**Assignment:**
Your task is to repeat the data exactly, every line of it.
*** Dataset content Section Begins ***
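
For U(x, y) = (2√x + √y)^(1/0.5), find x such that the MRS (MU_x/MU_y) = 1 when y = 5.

For CES with ρ = 0.5, MRS = (2/1)·√(y/x).
Setting (2/1)·√(5/x) = 1 gives √(5/x) = 0.5, so 5/x = 0.25 and x = 20.

x = 20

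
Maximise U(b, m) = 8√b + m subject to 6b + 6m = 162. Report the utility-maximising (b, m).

b* = 16, m* = 11

MU_b = 8/(2√b), MU_m = 1.
MRS = 8/(2√b) ÷ 1.
Tangency: set MRS = p_b/p_m = 6/6 = 1.
MRS depends only on b: 4/√b = 1 ⇒ √b = 4/1 = 4 ⇒ b* = 16.
From the budget, 6·m = 162 − 6·16 = 66, so m* = 11.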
*** Dataset content Section Ends ***
**Task result:**
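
For U(x, y) = (2√x + √y)^(1/0.5), find x such that the MRS (MU_x/MU_y) = 1 when y = 5.

For CES with ρ = 0.5, MRS = (2/1)·√(y/x).
Setting (2/1)·√(5/x) = 1 gives √(5/x) = 0.5, so 5/x = 0.25 and x = 20.

x = 20

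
Maximise U(b, m) = 8√b + m subject to 6b + 6m = 162. Report the utility-maximising (b, m).

b* = 16, m* = 11

MU_b = 8/(2√b), MU_m = 1.
MRS = 8/(2√b) ÷ 1.
Tangency: set MRS = p_b/p_m = 6/6 = 1.
MRS depends only on b: 4/√b = 1 ⇒ √b = 4/1 = 4 ⇒ b* = 16.
From the budget, 6·m = 162 − 6·16 = 66, so m* = 11.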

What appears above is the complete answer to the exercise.